Your instructions ▸
The full listing should be duplicated word for word.

══════

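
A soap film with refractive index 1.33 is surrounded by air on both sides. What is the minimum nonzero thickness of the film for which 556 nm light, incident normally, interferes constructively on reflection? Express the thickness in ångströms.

1045 Å

At the upper boundary (n = 1.0 to n = 1.33) the reflected ray undergoes a half-wave phase shift.
Ray reflecting at the bottom interface goes from n = 1.33 toward n = 1.0: no phase shift.
The two reflections differ by half a wavelength.
With one net inversion, constructive interference in reflection requires 2 n t = (m + ½) λ.
Minimum at m = 0: t = λ / (4 n) = 556 / (4 × 1.33) = 105 nm.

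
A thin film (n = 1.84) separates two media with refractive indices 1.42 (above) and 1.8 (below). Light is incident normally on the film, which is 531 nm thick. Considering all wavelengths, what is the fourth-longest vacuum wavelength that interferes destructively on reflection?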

══════

The answer ▸
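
A soap film with refractive index 1.33 is surrounded by air on both sides. What is the minimum nonzero thickness of the film for which 556 nm light, incident normally, interferes constructively on reflection? Express the thickness in ångströms.

1045 Å

At the upper boundary (n = 1.0 to n = 1.33) the reflected ray undergoes a half-wave phase shift.
Ray reflecting at the bottom interface goes from n = 1.33 toward n = 1.0: no phase shift.
The two reflections differ by half a wavelength.
With one net inversion, constructive interference in reflection requires 2 n t = (m + ½) λ.
Minimum at m = 0: t = λ / (4 n) = 556 / (4 × 1.33) = 105 nm.

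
A thin film (n = 1.84) separates two media with refractive indices 1.42 (above) and 1.8 (below). Light is incident normally on the film, which is 531 nm thick. Considering all wavelengths, what is the fourth-longest vacuum wavelength that interferes destructively on reflection?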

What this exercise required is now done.